Copy out each line of the material in which the word "function" appears.

• [Records provided]
____________________

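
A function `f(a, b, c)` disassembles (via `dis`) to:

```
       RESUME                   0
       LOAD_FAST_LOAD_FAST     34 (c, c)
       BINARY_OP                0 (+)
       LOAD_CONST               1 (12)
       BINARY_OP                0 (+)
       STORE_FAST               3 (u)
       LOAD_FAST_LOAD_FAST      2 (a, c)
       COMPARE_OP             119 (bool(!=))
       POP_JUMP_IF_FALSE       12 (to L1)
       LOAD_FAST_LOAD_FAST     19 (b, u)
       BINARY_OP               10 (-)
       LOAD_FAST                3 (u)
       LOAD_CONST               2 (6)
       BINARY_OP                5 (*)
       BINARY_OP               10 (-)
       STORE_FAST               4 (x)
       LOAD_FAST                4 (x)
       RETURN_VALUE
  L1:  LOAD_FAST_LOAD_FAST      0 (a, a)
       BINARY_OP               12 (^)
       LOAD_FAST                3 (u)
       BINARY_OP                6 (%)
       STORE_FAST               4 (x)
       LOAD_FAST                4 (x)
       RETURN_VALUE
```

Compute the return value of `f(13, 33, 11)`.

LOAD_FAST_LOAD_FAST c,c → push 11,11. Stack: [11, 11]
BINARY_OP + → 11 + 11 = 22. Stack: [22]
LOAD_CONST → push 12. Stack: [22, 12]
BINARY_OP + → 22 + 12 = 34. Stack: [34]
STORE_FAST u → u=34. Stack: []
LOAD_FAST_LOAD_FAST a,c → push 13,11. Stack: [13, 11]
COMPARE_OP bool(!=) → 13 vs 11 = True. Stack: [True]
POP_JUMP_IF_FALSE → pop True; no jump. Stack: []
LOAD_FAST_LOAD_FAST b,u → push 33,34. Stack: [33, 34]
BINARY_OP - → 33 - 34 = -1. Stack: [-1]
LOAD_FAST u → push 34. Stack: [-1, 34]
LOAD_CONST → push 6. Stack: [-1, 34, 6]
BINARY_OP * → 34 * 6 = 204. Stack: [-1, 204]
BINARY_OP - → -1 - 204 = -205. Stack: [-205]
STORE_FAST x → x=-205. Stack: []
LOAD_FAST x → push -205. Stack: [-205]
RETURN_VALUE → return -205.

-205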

____________________

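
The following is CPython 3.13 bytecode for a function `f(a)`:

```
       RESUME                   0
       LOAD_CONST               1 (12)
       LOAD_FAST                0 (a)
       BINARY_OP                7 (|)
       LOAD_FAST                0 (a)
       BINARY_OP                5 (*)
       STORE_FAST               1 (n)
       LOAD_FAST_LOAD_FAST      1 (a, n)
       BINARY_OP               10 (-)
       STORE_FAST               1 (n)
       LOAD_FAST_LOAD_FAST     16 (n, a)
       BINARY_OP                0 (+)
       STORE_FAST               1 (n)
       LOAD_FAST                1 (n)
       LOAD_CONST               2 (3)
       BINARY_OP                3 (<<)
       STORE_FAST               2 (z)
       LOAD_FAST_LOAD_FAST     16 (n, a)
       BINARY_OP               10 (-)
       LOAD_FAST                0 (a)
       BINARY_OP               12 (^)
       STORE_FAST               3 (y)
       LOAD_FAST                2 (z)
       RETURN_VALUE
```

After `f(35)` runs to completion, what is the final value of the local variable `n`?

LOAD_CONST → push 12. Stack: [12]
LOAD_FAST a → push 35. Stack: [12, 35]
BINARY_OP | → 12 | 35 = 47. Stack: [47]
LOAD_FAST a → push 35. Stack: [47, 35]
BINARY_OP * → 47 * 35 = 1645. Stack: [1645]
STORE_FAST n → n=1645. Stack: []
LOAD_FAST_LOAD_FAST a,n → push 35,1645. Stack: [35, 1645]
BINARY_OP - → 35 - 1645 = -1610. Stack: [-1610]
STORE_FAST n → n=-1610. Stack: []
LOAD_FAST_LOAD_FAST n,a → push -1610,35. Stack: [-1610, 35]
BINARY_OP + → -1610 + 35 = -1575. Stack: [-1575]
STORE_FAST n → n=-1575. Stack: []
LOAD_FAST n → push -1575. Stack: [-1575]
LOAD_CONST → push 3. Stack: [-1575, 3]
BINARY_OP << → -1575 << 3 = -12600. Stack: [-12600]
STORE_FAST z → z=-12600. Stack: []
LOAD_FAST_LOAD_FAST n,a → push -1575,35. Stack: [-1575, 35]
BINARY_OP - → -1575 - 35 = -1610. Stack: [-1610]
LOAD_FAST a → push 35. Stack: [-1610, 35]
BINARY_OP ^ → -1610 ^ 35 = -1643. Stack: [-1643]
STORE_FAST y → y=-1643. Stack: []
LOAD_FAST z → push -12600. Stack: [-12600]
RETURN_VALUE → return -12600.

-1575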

____________________

• [Solution to this problem]
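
A function `f(a, b, c)` disassembles (via `dis`) to:
The following is CPython 3.13 bytecode for a function `f(a)`: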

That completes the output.